• _WORK REQUIRED_: In the data below, find the line that contains "In a canal cutting trending N40°E, a" and the line that contains "Field measurements on". Copy both, plus every line between them, exactly.

(Collected data entries)
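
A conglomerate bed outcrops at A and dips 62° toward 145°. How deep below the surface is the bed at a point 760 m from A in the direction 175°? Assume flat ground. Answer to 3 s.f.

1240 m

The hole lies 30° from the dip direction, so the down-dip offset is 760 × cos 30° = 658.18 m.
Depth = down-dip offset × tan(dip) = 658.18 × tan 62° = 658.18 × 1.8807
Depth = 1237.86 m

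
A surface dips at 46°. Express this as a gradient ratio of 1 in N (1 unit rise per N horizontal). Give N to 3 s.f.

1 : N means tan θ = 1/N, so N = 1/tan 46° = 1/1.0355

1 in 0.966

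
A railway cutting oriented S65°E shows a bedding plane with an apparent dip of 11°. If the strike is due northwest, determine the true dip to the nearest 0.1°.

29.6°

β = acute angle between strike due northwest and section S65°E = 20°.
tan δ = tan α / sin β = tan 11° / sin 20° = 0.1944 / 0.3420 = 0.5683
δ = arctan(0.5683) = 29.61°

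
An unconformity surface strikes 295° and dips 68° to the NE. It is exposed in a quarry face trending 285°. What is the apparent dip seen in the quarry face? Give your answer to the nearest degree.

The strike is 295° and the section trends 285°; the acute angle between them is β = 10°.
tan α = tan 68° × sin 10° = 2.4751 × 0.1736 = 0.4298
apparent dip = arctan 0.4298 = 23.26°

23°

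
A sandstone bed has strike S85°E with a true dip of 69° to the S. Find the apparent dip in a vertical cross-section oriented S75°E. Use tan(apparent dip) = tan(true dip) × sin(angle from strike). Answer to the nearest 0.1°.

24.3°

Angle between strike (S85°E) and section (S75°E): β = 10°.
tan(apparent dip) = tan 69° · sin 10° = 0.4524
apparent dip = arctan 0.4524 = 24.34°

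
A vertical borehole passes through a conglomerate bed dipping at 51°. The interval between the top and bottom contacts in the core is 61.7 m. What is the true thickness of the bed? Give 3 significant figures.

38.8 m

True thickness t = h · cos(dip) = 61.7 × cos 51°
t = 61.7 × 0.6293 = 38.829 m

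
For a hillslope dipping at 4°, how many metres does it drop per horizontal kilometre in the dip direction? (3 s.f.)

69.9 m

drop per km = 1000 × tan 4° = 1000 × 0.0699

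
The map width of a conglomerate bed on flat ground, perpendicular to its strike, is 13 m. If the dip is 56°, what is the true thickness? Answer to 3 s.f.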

--

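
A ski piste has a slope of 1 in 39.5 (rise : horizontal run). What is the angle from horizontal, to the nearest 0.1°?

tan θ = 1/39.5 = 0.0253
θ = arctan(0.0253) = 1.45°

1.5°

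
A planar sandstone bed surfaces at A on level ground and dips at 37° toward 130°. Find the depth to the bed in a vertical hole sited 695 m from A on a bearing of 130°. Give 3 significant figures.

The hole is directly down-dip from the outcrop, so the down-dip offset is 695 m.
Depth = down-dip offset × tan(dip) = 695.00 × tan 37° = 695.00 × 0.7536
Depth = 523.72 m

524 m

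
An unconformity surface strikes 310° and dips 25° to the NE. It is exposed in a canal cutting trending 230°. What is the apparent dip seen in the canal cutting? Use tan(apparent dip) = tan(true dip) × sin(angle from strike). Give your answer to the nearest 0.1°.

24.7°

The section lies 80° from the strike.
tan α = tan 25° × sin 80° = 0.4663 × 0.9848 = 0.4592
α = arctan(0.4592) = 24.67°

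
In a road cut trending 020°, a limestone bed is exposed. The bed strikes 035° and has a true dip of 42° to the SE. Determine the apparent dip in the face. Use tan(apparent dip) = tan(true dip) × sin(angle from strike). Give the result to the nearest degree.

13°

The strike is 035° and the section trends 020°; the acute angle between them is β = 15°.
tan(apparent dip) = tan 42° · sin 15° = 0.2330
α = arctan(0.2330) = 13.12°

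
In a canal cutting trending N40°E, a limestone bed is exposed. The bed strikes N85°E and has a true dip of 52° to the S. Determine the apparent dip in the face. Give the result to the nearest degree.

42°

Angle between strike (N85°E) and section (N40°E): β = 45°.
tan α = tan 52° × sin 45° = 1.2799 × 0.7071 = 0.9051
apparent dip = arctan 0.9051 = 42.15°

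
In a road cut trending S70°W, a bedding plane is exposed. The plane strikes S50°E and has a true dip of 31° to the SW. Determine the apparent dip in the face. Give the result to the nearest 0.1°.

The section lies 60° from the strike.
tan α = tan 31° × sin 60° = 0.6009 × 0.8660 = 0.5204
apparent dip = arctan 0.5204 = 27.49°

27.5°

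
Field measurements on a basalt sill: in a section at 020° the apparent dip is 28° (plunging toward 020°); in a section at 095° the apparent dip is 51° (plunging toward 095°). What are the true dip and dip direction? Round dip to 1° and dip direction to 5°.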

* * *

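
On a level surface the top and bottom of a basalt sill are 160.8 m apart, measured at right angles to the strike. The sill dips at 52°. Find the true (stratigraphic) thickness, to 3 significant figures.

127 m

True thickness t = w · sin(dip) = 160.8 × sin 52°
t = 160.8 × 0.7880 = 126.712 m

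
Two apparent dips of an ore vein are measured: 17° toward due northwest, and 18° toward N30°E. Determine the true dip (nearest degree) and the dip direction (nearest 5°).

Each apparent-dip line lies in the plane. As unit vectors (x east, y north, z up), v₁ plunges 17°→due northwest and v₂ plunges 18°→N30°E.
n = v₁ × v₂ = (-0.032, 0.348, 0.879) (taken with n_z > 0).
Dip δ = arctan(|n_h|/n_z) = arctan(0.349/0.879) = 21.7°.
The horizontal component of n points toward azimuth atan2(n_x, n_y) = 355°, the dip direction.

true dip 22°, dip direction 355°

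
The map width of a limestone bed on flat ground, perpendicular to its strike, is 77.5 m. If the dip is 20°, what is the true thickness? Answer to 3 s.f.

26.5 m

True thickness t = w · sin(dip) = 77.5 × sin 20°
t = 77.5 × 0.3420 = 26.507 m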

• _FINISHED TASK_:
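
In a canal cutting trending N40°E, a limestone bed is exposed. The bed strikes N85°E and has a true dip of 52° to the S. Determine the apparent dip in the face. Give the result to the nearest degree.

42°

Angle between strike (N85°E) and section (N40°E): β = 45°.
tan α = tan 52° × sin 45° = 1.2799 × 0.7071 = 0.9051
apparent dip = arctan 0.9051 = 42.15°

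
In a road cut trending S70°W, a bedding plane is exposed. The plane strikes S50°E and has a true dip of 31° to the SW. Determine the apparent dip in the face. Give the result to the nearest 0.1°.

The section lies 60° from the strike.
tan α = tan 31° × sin 60° = 0.6009 × 0.8660 = 0.5204
apparent dip = arctan 0.5204 = 27.49°

27.5°

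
Field measurements on a basalt sill: in a section at 020° the apparent dip is 28° (plunging toward 020°); in a section at 095° the apparent dip is 51° (plunging toward 095°). What are the true dip and dip direction? Round dip to 1° and dip direction to 5°.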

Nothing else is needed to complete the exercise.